### Provided data:

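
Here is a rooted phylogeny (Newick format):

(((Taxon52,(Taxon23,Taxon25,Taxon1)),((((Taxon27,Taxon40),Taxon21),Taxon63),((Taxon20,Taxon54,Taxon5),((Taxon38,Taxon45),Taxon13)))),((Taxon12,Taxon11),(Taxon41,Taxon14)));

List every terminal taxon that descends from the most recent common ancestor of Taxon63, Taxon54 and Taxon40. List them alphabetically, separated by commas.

Taxon13, Taxon20, Taxon21, Taxon27, Taxon38, Taxon40, Taxon45, Taxon5, Taxon54, Taxon63

Tracing Taxon63: it sits inside (((Taxon27,Taxon40),Taxon21),Taxon63).
Tracing Taxon54: it sits inside (Taxon20,Taxon54,Taxon5).
Tracing Taxon40: it sits inside (Taxon27,Taxon40).
The smallest clade enclosing all 3 is ((((Taxon27,Taxon40),Taxon21),Taxon63),((Taxon20,Taxon54,Taxon5),((Taxon38,Taxon45),Taxon13))); the answer is its 10 terminal taxa in alphabetical order.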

### Exercise brief:
Using the listing above, please repeat every entry exactly.

### Result for this task:
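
Here is a rooted phylogeny (Newick format):

(((Taxon52,(Taxon23,Taxon25,Taxon1)),((((Taxon27,Taxon40),Taxon21),Taxon63),((Taxon20,Taxon54,Taxon5),((Taxon38,Taxon45),Taxon13)))),((Taxon12,Taxon11),(Taxon41,Taxon14)));

List every terminal taxon that descends from the most recent common ancestor of Taxon63, Taxon54 and Taxon40. List them alphabetically, separated by commas.

Taxon13, Taxon20, Taxon21, Taxon27, Taxon38, Taxon40, Taxon45, Taxon5, Taxon54, Taxon63

Tracing Taxon63: it sits inside (((Taxon27,Taxon40),Taxon21),Taxon63).
Tracing Taxon54: it sits inside (Taxon20,Taxon54,Taxon5).
Tracing Taxon40: it sits inside (Taxon27,Taxon40).
The smallest clade enclosing all 3 is ((((Taxon27,Taxon40),Taxon21),Taxon63),((Taxon20,Taxon54,Taxon5),((Taxon38,Taxon45),Taxon13))); the answer is its 10 terminal taxa in alphabetical order.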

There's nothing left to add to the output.